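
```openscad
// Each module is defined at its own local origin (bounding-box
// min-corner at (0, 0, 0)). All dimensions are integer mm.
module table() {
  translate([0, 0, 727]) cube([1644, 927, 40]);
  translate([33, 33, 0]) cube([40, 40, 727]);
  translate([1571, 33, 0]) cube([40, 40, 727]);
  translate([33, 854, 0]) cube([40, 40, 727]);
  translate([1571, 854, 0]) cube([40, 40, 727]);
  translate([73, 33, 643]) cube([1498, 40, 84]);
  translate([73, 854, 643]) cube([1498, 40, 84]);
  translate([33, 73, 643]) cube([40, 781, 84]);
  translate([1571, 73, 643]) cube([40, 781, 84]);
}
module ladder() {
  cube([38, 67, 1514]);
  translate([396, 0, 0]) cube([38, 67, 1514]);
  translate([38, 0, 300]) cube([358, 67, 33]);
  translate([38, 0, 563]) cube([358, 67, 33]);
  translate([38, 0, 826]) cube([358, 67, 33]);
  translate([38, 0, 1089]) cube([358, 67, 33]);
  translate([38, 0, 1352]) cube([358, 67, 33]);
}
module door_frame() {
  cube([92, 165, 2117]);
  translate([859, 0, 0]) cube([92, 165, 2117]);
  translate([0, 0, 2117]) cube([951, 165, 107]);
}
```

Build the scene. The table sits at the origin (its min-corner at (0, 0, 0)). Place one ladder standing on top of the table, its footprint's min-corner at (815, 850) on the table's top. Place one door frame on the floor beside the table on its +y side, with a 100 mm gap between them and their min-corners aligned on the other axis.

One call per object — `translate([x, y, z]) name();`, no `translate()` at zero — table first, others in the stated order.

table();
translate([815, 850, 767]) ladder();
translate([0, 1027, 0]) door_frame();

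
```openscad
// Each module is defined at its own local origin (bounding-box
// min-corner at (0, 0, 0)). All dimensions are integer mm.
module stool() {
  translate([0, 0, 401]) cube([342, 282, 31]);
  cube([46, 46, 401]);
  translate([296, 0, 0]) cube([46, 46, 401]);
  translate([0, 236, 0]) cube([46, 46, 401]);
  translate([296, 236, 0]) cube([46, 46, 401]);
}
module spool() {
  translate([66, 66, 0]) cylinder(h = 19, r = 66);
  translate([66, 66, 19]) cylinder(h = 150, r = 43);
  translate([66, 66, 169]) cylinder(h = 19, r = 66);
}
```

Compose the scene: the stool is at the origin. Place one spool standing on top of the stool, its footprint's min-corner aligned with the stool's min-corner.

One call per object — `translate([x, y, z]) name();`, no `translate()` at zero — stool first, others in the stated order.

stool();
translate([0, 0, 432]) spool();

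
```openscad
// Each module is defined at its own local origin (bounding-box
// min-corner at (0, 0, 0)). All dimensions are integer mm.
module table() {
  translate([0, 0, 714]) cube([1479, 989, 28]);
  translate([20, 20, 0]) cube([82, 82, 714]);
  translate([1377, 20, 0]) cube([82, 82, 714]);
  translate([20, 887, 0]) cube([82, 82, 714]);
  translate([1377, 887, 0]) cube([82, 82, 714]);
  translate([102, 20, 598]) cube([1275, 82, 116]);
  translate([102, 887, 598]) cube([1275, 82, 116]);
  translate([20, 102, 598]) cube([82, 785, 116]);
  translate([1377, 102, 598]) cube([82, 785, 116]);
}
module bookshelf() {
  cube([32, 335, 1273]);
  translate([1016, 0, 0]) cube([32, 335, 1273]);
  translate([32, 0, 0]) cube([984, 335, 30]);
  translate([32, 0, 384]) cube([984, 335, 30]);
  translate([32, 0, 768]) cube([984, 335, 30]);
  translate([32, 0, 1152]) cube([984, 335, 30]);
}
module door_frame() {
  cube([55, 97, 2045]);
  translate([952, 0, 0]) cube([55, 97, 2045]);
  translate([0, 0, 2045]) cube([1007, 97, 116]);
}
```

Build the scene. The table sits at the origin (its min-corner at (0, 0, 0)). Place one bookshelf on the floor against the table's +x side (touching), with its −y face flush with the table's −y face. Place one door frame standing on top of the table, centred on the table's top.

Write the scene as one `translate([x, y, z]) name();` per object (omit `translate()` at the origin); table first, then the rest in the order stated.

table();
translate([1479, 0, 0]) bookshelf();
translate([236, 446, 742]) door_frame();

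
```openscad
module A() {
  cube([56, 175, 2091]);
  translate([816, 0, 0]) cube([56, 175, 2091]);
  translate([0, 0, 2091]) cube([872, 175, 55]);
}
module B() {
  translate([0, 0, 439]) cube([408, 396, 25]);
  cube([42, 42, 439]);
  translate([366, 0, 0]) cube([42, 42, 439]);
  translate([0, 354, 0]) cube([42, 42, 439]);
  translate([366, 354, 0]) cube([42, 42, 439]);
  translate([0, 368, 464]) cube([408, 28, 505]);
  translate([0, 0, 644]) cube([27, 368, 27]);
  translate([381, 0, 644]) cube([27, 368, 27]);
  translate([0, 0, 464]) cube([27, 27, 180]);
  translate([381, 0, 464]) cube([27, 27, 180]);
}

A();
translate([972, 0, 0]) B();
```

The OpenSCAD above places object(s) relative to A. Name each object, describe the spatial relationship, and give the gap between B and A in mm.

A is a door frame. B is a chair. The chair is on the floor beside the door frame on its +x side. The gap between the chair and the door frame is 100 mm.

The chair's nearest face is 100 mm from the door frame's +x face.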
- - - -
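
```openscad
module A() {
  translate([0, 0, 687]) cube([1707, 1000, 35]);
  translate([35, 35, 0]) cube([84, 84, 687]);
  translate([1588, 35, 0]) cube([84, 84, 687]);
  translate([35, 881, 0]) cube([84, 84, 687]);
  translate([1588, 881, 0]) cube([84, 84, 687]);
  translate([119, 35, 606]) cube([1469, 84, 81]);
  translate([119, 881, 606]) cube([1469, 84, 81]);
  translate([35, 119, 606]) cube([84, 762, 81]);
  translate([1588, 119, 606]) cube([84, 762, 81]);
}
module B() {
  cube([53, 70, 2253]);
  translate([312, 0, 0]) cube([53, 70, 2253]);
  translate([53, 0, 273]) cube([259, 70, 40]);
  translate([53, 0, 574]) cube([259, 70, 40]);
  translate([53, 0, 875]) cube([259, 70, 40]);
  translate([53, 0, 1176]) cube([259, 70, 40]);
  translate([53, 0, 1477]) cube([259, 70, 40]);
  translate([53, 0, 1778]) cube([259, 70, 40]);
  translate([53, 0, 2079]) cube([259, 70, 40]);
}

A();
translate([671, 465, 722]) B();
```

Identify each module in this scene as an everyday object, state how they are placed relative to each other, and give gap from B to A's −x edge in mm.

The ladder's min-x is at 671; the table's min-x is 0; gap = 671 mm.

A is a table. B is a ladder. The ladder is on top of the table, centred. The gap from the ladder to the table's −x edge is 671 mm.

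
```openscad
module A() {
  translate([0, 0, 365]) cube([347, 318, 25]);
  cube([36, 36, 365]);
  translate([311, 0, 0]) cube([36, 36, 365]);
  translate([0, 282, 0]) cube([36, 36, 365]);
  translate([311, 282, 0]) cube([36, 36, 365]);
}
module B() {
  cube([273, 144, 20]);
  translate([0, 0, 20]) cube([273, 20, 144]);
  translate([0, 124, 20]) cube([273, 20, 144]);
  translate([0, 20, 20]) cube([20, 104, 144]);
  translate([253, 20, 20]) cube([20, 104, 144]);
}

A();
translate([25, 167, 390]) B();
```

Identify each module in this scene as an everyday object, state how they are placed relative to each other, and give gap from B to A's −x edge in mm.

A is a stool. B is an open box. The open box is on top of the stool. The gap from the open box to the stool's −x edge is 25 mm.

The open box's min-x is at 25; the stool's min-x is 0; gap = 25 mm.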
- - - -
*TASK DETAILS*. Going through the entries above, show each line that contains "Build".

*THE ANSWER*.
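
Build the scene. The table sits at the origin (its min-corner at (0, 0, 0)). Place one ladder standing on top of the table, its footprint's min-corner at (815, 850) on the table's top. Place one door frame on the floor beside the table on its +y side, with a 100 mm gap between them and their min-corners aligned on the other axis.
Build the scene. The table sits at the origin (its min-corner at (0, 0, 0)). Place one bookshelf on the floor against the table's +x side (touching), with its −y face flush with the table's −y face. Place one door frame standing on top of the table, centred on the table's top.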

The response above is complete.